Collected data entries
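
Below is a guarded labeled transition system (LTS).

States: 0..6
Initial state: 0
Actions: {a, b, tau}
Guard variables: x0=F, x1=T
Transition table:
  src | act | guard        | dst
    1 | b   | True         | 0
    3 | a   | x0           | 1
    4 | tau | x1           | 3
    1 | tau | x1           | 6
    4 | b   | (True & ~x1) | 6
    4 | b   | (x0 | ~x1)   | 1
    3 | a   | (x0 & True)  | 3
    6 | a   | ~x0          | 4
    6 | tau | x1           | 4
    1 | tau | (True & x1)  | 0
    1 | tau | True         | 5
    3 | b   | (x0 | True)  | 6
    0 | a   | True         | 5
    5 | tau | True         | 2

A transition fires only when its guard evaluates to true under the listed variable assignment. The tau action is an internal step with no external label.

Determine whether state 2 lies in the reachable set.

After dropping false guards: 10 live edges.
depth 0: {0}
depth 1: {5}  total {0,5}
depth 2: {2}  total {0,2,5}
Reachable = {0,2,5}
Path to 2: a·tau

Answer: REACHABLE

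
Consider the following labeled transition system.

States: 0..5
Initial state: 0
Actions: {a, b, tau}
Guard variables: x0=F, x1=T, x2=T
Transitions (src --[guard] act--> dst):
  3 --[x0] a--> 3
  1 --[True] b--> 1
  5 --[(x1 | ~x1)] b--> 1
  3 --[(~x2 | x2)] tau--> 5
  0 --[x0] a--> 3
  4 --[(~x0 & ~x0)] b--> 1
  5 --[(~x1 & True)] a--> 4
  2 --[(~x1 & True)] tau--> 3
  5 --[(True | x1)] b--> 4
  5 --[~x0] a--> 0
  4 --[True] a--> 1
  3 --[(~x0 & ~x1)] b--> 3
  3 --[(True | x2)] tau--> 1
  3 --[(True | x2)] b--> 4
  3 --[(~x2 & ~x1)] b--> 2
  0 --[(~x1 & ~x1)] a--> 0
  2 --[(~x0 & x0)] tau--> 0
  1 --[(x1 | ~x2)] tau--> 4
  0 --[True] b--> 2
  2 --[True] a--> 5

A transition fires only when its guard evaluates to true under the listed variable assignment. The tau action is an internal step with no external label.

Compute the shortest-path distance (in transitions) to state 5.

BFS to 5:
  depth 0: {0}
  depth 1: {2}
  depth 2: {5}
depth(5)=2, e.g. b·a

Answer: 2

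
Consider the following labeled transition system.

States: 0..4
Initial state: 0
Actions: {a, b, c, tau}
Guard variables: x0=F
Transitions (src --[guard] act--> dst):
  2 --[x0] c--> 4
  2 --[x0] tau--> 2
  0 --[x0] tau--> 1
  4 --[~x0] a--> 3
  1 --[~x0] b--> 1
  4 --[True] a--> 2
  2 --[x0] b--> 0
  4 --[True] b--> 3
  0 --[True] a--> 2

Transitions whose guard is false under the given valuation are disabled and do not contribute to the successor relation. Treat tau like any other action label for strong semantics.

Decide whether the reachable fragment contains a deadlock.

Answer: DEADLOCK at state 2

Trace:
Reach set: {0,2}
  0: a→2  [1 exit(s)]
  2: ∅  [STUCK]
witness 2: a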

_Task directions_. Your task is to repeat the entries exactly.

_Result of this exercise_.
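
Below is a guarded labeled transition system (LTS).

States: 0..6
Initial state: 0
Actions: {a, b, tau}
Guard variables: x0=F, x1=T
Transition table:
  src | act | guard        | dst
    1 | b   | True         | 0
    3 | a   | x0           | 1
    4 | tau | x1           | 3
    1 | tau | x1           | 6
    4 | b   | (True & ~x1) | 6
    4 | b   | (x0 | ~x1)   | 1
    3 | a   | (x0 & True)  | 3
    6 | a   | ~x0          | 4
    6 | tau | x1           | 4
    1 | tau | (True & x1)  | 0
    1 | tau | True         | 5
    3 | b   | (x0 | True)  | 6
    0 | a   | True         | 5
    5 | tau | True         | 2

A transition fires only when its guard evaluates to true under the listed variable assignment. The tau action is an internal step with no external label.

Determine whether state 2 lies in the reachable set.

After dropping false guards: 10 live edges.
depth 0: {0}
depth 1: {5}  total {0,5}
depth 2: {2}  total {0,2,5}
Reachable = {0,2,5}
Path to 2: a·tau

Answer: REACHABLE

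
Consider the following labeled transition system.

States: 0..5
Initial state: 0
Actions: {a, b, tau}
Guard variables: x0=F, x1=T, x2=T
Transitions (src --[guard] act--> dst):
  3 --[x0] a--> 3
  1 --[True] b--> 1
  5 --[(x1 | ~x1)] b--> 1
  3 --[(~x2 | x2)] tau--> 5
  0 --[x0] a--> 3
  4 --[(~x0 & ~x0)] b--> 1
  5 --[(~x1 & True)] a--> 4
  2 --[(~x1 & True)] tau--> 3
  5 --[(True | x1)] b--> 4
  5 --[~x0] a--> 0
  4 --[True] a--> 1
  3 --[(~x0 & ~x1)] b--> 3
  3 --[(True | x2)] tau--> 1
  3 --[(True | x2)] b--> 4
  3 --[(~x2 & ~x1)] b--> 2
  0 --[(~x1 & ~x1)] a--> 0
  2 --[(~x0 & x0)] tau--> 0
  1 --[(x1 | ~x2)] tau--> 4
  0 --[True] b--> 2
  2 --[True] a--> 5

A transition fires only when its guard evaluates to true under the listed variable assignment. The tau action is an internal step with no external label.

Compute the shortest-path distance (in transitions) to state 5.

BFS to 5:
  depth 0: {0}
  depth 1: {2}
  depth 2: {5}
depth(5)=2, e.g. b·a

Answer: 2

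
Consider the following labeled transition system.

States: 0..4
Initial state: 0
Actions: {a, b, c, tau}
Guard variables: x0=F
Transitions (src --[guard] act--> dst):
  2 --[x0] c--> 4
  2 --[x0] tau--> 2
  0 --[x0] tau--> 1
  4 --[~x0] a--> 3
  1 --[~x0] b--> 1
  4 --[True] a--> 2
  2 --[x0] b--> 0
  4 --[True] b--> 3
  0 --[True] a--> 2

Transitions whose guard is false under the given valuation are disabled and do not contribute to the successor relation. Treat tau like any other action label for strong semantics.

Decide whether the reachable fragment contains a deadlock.

Answer: DEADLOCK at state 2

Trace:
Reach set: {0,2}
  0: a→2  [1 exit(s)]
  2: ∅  [STUCK]
witness 2: a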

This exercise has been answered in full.